START Data for this task
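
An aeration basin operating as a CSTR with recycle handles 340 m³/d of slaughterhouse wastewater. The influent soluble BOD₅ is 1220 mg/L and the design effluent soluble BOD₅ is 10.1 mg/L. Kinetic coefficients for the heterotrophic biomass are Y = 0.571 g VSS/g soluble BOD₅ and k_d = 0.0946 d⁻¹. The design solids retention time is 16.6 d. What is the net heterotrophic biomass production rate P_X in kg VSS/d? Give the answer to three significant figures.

Correct the yield for decay: Y_obs = Y/(1 + k_d θ_c) = 0.571 / (1 + 0.0946 × 16.6) = 0.571 / 2.570 = 0.2221.
Q·(S₀ − S) = 340 × (1220 − 10.1) × 10⁻³ = 411.4 kg/d removed.
So the net sludge growth is P_X = 0.2221 × 411.4 = 91.38 kg VSS/d.

P_X ≈ 91.4 kg VSS/d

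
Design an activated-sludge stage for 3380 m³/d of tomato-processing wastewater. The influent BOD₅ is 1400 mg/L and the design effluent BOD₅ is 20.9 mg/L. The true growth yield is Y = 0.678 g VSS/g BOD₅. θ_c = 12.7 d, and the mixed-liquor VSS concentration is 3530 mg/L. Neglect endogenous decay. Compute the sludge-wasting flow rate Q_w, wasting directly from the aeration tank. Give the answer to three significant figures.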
END Data for this task
▶ _Exercise_:
Extract all the material, leaving every line as it is.

▶ _Output below_:
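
An aeration basin operating as a CSTR with recycle handles 340 m³/d of slaughterhouse wastewater. The influent soluble BOD₅ is 1220 mg/L and the design effluent soluble BOD₅ is 10.1 mg/L. Kinetic coefficients for the heterotrophic biomass are Y = 0.571 g VSS/g soluble BOD₅ and k_d = 0.0946 d⁻¹. The design solids retention time is 16.6 d. What is the net heterotrophic biomass production rate P_X in kg VSS/d? Give the answer to three significant figures.

Correct the yield for decay: Y_obs = Y/(1 + k_d θ_c) = 0.571 / (1 + 0.0946 × 16.6) = 0.571 / 2.570 = 0.2221.
Q·(S₀ − S) = 340 × (1220 − 10.1) × 10⁻³ = 411.4 kg/d removed.
So the net sludge growth is P_X = 0.2221 × 411.4 = 91.38 kg VSS/d.

P_X ≈ 91.4 kg VSS/d

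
Design an activated-sludge stage for 3380 m³/d of tomato-processing wastewater. The influent BOD₅ is 1400 mg/L and the design effluent BOD₅ is 20.9 mg/L. The true growth yield is Y = 0.678 g VSS/g BOD₅. θ_c = 12.7 d, and the mixed-liquor VSS concentration is 3530 mg/L. Neglect endogenous decay. Compute the sludge-wasting flow rate Q_w, wasting directly from the aeration tank. Give the answer to three significant figures.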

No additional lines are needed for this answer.